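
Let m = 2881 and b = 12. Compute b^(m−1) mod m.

12^1 ≡ 12 (mod 2881)
12^2 ≡ 12^2 = 144 ≡ 144 (mod 2881)
12^4 ≡ 144^2 = 20736 ≡ 569 (mod 2881)
12^8 ≡ 569^2 = 323761 ≡ 1089 (mod 2881)
12^16 ≡ 1089^2 = 1185921 ≡ 1830 (mod 2881)
12^32 ≡ 1830^2 = 3348900 ≡ 1178 (mod 2881)
12^64 ≡ 1178^2 = 1387684 ≡ 1923 (mod 2881)
12^128 ≡ 1923^2 = 3697929 ≡ 1606 (mod 2881)
12^256 ≡ 1606^2 = 2579236 ≡ 741 (mod 2881)
12^512 ≡ 741^2 = 549081 ≡ 1691 (mod 2881)
12^1024 ≡ 1691^2 = 2859481 ≡ 1529 (mod 2881)
12^2048 ≡ 1529^2 = 2337841 ≡ 1350 (mod 2881)
2880 = 2048 + 512 + 256 + 64 in binary powers of 2.
So 12^2880 ≡ 1350 · 1691 · 741 · 1923 ≡ 2744 (mod 2881).
Since 2744 ≠ 1, base 12 is a Fermat witness: 2881 is composite.

2744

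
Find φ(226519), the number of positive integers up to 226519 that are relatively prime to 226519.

213696

Factor: 226519 = 29 · 73 · 107.
φ(226519) = (29−1) · (73−1) · (107−1) = 28 · 72 · 106 = 213696.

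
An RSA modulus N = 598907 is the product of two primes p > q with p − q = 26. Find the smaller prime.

761

Since p = q + 26, we have 598907 = q(q + 26), so q² + 26q − 598907 = 0.
Discriminant: 26² + 4·598907 = 676 + 2395628 = 2396304; √2396304 = 1548.
q = (−26 + 1548)/2 = 761, and p = q + 26 = 787.
Check: 761 · 787 = 598907.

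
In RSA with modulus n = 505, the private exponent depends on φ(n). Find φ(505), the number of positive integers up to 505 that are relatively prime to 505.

Factor: 505 = 5 · 101.
φ(505) = (5−1) · (101−1) = 4 · 100 = 400.

400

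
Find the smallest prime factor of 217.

7

217 is odd.
Digit sum 10, not divisible by 3.
Ends in 7: not divisible by 5.
7: 217 = 7·31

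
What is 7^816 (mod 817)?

1

7^1 ≡ 7 (mod 817)
7^2 ≡ 7^2 = 49 ≡ 49 (mod 817)
7^4 ≡ 49^2 = 2401 ≡ 767 (mod 817)
7^8 ≡ 767^2 = 588289 ≡ 49 (mod 817)
7^16 ≡ 49^2 = 2401 ≡ 767 (mod 817)
7^32 ≡ 767^2 = 588289 ≡ 49 (mod 817)
7^64 ≡ 49^2 = 2401 ≡ 767 (mod 817)
7^128 ≡ 767^2 = 588289 ≡ 49 (mod 817)
7^256 ≡ 49^2 = 2401 ≡ 767 (mod 817)
7^512 ≡ 767^2 = 588289 ≡ 49 (mod 817)
816 = 512 + 256 + 32 + 16 in binary powers of 2.
So 7^816 ≡ 49 · 767 · 49 · 767 ≡ 1 (mod 817).
Since the result is 1, base 7 gives no evidence that 817 is composite.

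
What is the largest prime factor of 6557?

83

6557 = 79 · 83
83 is prime.
So 6557 = 79 · 83; the largest prime factor is 83.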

·····

◆ **About this exercise**: Copy out the full listing, exactly as it stands.

◆ **Your solution**:
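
Let m = 2881 and b = 12. Compute b^(m−1) mod m.

12^1 ≡ 12 (mod 2881)
12^2 ≡ 12^2 = 144 ≡ 144 (mod 2881)
12^4 ≡ 144^2 = 20736 ≡ 569 (mod 2881)
12^8 ≡ 569^2 = 323761 ≡ 1089 (mod 2881)
12^16 ≡ 1089^2 = 1185921 ≡ 1830 (mod 2881)
12^32 ≡ 1830^2 = 3348900 ≡ 1178 (mod 2881)
12^64 ≡ 1178^2 = 1387684 ≡ 1923 (mod 2881)
12^128 ≡ 1923^2 = 3697929 ≡ 1606 (mod 2881)
12^256 ≡ 1606^2 = 2579236 ≡ 741 (mod 2881)
12^512 ≡ 741^2 = 549081 ≡ 1691 (mod 2881)
12^1024 ≡ 1691^2 = 2859481 ≡ 1529 (mod 2881)
12^2048 ≡ 1529^2 = 2337841 ≡ 1350 (mod 2881)
2880 = 2048 + 512 + 256 + 64 in binary powers of 2.
So 12^2880 ≡ 1350 · 1691 · 741 · 1923 ≡ 2744 (mod 2881).
Since 2744 ≠ 1, base 12 is a Fermat witness: 2881 is composite.

2744

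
Find φ(226519), the number of positive integers up to 226519 that are relatively prime to 226519.

213696

Factor: 226519 = 29 · 73 · 107.
φ(226519) = (29−1) · (73−1) · (107−1) = 28 · 72 · 106 = 213696.

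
An RSA modulus N = 598907 is the product of two primes p > q with p − q = 26. Find the smaller prime.

761

Since p = q + 26, we have 598907 = q(q + 26), so q² + 26q − 598907 = 0.
Discriminant: 26² + 4·598907 = 676 + 2395628 = 2396304; √2396304 = 1548.
q = (−26 + 1548)/2 = 761, and p = q + 26 = 787.
Check: 761 · 787 = 598907.

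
In RSA with modulus n = 505, the private exponent depends on φ(n). Find φ(505), the number of positive integers up to 505 that are relatively prime to 505.

Factor: 505 = 5 · 101.
φ(505) = (5−1) · (101−1) = 4 · 100 = 400.

400

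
Find the smallest prime factor of 217.

7

217 is odd.
Digit sum 10, not divisible by 3.
Ends in 7: not divisible by 5.
7: 217 = 7·31

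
What is 7^816 (mod 817)?

1

7^1 ≡ 7 (mod 817)
7^2 ≡ 7^2 = 49 ≡ 49 (mod 817)
7^4 ≡ 49^2 = 2401 ≡ 767 (mod 817)
7^8 ≡ 767^2 = 588289 ≡ 49 (mod 817)
7^16 ≡ 49^2 = 2401 ≡ 767 (mod 817)
7^32 ≡ 767^2 = 588289 ≡ 49 (mod 817)
7^64 ≡ 49^2 = 2401 ≡ 767 (mod 817)
7^128 ≡ 767^2 = 588289 ≡ 49 (mod 817)
7^256 ≡ 49^2 = 2401 ≡ 767 (mod 817)
7^512 ≡ 767^2 = 588289 ≡ 49 (mod 817)
816 = 512 + 256 + 32 + 16 in binary powers of 2.
So 7^816 ≡ 49 · 767 · 49 · 767 ≡ 1 (mod 817).
Since the result is 1, base 7 gives no evidence that 817 is composite.

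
What is the largest prime factor of 6557?

83

6557 = 79 · 83
83 is prime.
So 6557 = 79 · 83; the largest prime factor is 83.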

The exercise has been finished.